**Directions:** Set the data down again, word for word, as it appears below.

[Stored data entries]

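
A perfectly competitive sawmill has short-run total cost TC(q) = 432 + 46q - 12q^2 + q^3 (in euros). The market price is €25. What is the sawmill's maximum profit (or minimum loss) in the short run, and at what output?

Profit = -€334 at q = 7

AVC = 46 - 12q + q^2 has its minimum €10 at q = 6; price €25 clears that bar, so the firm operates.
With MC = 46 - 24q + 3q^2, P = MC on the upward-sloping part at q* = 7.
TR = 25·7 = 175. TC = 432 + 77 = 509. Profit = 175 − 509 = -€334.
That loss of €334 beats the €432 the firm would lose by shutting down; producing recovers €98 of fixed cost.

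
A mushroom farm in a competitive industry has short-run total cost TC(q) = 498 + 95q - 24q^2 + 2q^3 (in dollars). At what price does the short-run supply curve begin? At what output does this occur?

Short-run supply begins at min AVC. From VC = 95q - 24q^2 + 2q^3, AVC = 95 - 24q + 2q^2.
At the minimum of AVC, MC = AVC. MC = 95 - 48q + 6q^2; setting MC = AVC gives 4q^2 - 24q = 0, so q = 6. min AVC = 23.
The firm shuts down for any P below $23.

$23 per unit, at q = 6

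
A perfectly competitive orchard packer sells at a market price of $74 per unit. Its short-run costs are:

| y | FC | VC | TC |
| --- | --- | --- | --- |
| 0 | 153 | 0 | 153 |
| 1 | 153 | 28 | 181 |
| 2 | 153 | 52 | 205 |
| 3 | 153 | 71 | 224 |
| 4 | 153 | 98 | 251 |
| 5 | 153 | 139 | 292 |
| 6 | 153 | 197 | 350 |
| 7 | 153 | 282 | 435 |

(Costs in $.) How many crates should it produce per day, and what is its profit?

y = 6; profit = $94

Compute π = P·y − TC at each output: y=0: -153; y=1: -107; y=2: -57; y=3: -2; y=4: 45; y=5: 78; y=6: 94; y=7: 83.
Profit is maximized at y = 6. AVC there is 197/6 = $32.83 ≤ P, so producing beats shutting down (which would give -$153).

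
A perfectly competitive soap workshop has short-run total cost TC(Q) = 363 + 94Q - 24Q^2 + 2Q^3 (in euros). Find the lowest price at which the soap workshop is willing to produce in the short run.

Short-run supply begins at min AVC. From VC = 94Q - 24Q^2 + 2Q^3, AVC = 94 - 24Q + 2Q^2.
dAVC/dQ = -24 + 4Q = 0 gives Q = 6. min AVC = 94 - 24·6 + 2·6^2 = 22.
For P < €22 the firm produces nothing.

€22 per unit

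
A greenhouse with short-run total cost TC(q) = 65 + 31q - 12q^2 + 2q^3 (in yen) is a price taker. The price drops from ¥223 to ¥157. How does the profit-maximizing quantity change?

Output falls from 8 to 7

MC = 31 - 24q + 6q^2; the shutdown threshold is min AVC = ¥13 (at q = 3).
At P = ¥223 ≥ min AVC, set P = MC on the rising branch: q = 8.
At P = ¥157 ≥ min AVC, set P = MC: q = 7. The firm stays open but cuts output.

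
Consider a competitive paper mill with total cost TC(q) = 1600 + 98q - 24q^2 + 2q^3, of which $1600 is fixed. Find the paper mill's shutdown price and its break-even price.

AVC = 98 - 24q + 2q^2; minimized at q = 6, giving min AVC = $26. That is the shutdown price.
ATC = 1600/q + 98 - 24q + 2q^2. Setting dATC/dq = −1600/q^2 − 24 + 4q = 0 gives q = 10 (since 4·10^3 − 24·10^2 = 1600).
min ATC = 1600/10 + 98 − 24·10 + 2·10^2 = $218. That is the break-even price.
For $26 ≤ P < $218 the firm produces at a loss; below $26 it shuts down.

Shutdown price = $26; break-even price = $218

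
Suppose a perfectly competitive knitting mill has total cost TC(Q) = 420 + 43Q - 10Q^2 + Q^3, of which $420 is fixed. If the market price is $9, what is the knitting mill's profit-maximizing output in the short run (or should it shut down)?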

**Worked solution:**
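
A perfectly competitive sawmill has short-run total cost TC(q) = 432 + 46q - 12q^2 + q^3 (in euros). The market price is €25. What is the sawmill's maximum profit (or minimum loss) in the short run, and at what output?

Profit = -€334 at q = 7

AVC = 46 - 12q + q^2 has its minimum €10 at q = 6; price €25 clears that bar, so the firm operates.
With MC = 46 - 24q + 3q^2, P = MC on the upward-sloping part at q* = 7.
TR = 25·7 = 175. TC = 432 + 77 = 509. Profit = 175 − 509 = -€334.
That loss of €334 beats the €432 the firm would lose by shutting down; producing recovers €98 of fixed cost.

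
A mushroom farm in a competitive industry has short-run total cost TC(q) = 498 + 95q - 24q^2 + 2q^3 (in dollars). At what price does the short-run supply curve begin? At what output does this occur?

Short-run supply begins at min AVC. From VC = 95q - 24q^2 + 2q^3, AVC = 95 - 24q + 2q^2.
At the minimum of AVC, MC = AVC. MC = 95 - 48q + 6q^2; setting MC = AVC gives 4q^2 - 24q = 0, so q = 6. min AVC = 23.
The firm shuts down for any P below $23.

$23 per unit, at q = 6

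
A perfectly competitive orchard packer sells at a market price of $74 per unit. Its short-run costs are:

| y | FC | VC | TC |
| --- | --- | --- | --- |
| 0 | 153 | 0 | 153 |
| 1 | 153 | 28 | 181 |
| 2 | 153 | 52 | 205 |
| 3 | 153 | 71 | 224 |
| 4 | 153 | 98 | 251 |
| 5 | 153 | 139 | 292 |
| 6 | 153 | 197 | 350 |
| 7 | 153 | 282 | 435 |

(Costs in $.) How many crates should it produce per day, and what is its profit?

y = 6; profit = $94

Compute π = P·y − TC at each output: y=0: -153; y=1: -107; y=2: -57; y=3: -2; y=4: 45; y=5: 78; y=6: 94; y=7: 83.
Profit is maximized at y = 6. AVC there is 197/6 = $32.83 ≤ P, so producing beats shutting down (which would give -$153).

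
A perfectly competitive soap workshop has short-run total cost TC(Q) = 363 + 94Q - 24Q^2 + 2Q^3 (in euros). Find the lowest price at which the soap workshop is willing to produce in the short run.

Short-run supply begins at min AVC. From VC = 94Q - 24Q^2 + 2Q^3, AVC = 94 - 24Q + 2Q^2.
dAVC/dQ = -24 + 4Q = 0 gives Q = 6. min AVC = 94 - 24·6 + 2·6^2 = 22.
For P < €22 the firm produces nothing.

€22 per unit

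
A greenhouse with short-run total cost TC(q) = 65 + 31q - 12q^2 + 2q^3 (in yen) is a price taker. The price drops from ¥223 to ¥157. How does the profit-maximizing quantity change?

Output falls from 8 to 7

MC = 31 - 24q + 6q^2; the shutdown threshold is min AVC = ¥13 (at q = 3).
At P = ¥223 ≥ min AVC, set P = MC on the rising branch: q = 8.
At P = ¥157 ≥ min AVC, set P = MC: q = 7. The firm stays open but cuts output.

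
Consider a competitive paper mill with total cost TC(q) = 1600 + 98q - 24q^2 + 2q^3, of which $1600 is fixed. Find the paper mill's shutdown price and its break-even price.

AVC = 98 - 24q + 2q^2; minimized at q = 6, giving min AVC = $26. That is the shutdown price.
ATC = 1600/q + 98 - 24q + 2q^2. Setting dATC/dq = −1600/q^2 − 24 + 4q = 0 gives q = 10 (since 4·10^3 − 24·10^2 = 1600).
min ATC = 1600/10 + 98 − 24·10 + 2·10^2 = $218. That is the break-even price.
For $26 ≤ P < $218 the firm produces at a loss; below $26 it shuts down.

Shutdown price = $26; break-even price = $218

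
Suppose a perfectly competitive knitting mill has total cost TC(Q) = 420 + 43Q - 10Q^2 + Q^3, of which $420 is fixed. If the market price is $9, what is the knitting mill's profit-maximizing output in the short run (or should it shut down)?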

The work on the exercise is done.